* [Exercise requirements] Nothing but an exact copy of the data should be output.

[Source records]
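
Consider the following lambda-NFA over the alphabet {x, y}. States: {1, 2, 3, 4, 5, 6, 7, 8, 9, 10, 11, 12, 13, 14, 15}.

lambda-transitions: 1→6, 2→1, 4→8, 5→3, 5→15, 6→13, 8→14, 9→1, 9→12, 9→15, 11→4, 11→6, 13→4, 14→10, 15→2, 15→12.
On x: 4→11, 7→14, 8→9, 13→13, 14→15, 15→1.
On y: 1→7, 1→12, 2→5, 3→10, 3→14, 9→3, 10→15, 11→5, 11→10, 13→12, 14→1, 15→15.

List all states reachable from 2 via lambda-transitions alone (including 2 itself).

{1, 2, 4, 6, 8, 10, 13, 14}

Start with {2}.
From 2 via lambda: add 1.
From 1 via lambda: add 6.
From 6 via lambda: add 13.
From 13 via lambda: add 4.
From 4 via lambda: add 8.
From 8 via lambda: add 14.
From 14 via lambda: add 10.
No new states can be added; the closed set is {1, 2, 4, 6, 8, 10, 13, 14}.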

* [Written solution]
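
Consider the following lambda-NFA over the alphabet {x, y}. States: {1, 2, 3, 4, 5, 6, 7, 8, 9, 10, 11, 12, 13, 14, 15}.

lambda-transitions: 1→6, 2→1, 4→8, 5→3, 5→15, 6→13, 8→14, 9→1, 9→12, 9→15, 11→4, 11→6, 13→4, 14→10, 15→2, 15→12.
On x: 4→11, 7→14, 8→9, 13→13, 14→15, 15→1.
On y: 1→7, 1→12, 2→5, 3→10, 3→14, 9→3, 10→15, 11→5, 11→10, 13→12, 14→1, 15→15.

List all states reachable from 2 via lambda-transitions alone (including 2 itself).

{1, 2, 4, 6, 8, 10, 13, 14}

Start with {2}.
From 2 via lambda: add 1.
From 1 via lambda: add 6.
From 6 via lambda: add 13.
From 13 via lambda: add 4.
From 4 via lambda: add 8.
From 8 via lambda: add 14.
From 14 via lambda: add 10.
No new states can be added; the closed set is {1, 2, 4, 6, 8, 10, 13, 14}.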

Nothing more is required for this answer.